_ACTIVITY_: The data below should be copied over with complete accuracy.

RECORDS FOR THE TASK Block Start

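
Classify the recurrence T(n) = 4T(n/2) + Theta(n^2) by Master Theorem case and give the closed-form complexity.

Master Theorem for T(n) = 4T(n/2) + O(n^2):

a = 4, b = 2, c = 2
log_b(a) = log_2(4) = 2.0000

Case 2: c = 2 = log_2(4) = 2.0000
T(n) = O(n^2 log n) = O(n^2 log n)

For T(n) = 4T(n/2) + O(n^2): log_2(4) = 2.0000. This is Case 2 of the Master Theorem (c = log_b(a), equal work at all levels), giving O(n^2 log n).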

RECORDS FOR THE TASK Block End

_RESPONSE BOX_:
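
Classify the recurrence T(n) = 4T(n/2) + Theta(n^2) by Master Theorem case and give the closed-form complexity.

Master Theorem for T(n) = 4T(n/2) + O(n^2):

a = 4, b = 2, c = 2
log_b(a) = log_2(4) = 2.0000

Case 2: c = 2 = log_2(4) = 2.0000
T(n) = O(n^2 log n) = O(n^2 log n)

For T(n) = 4T(n/2) + O(n^2): log_2(4) = 2.0000. This is Case 2 of the Master Theorem (c = log_b(a), equal work at all levels), giving O(n^2 log n).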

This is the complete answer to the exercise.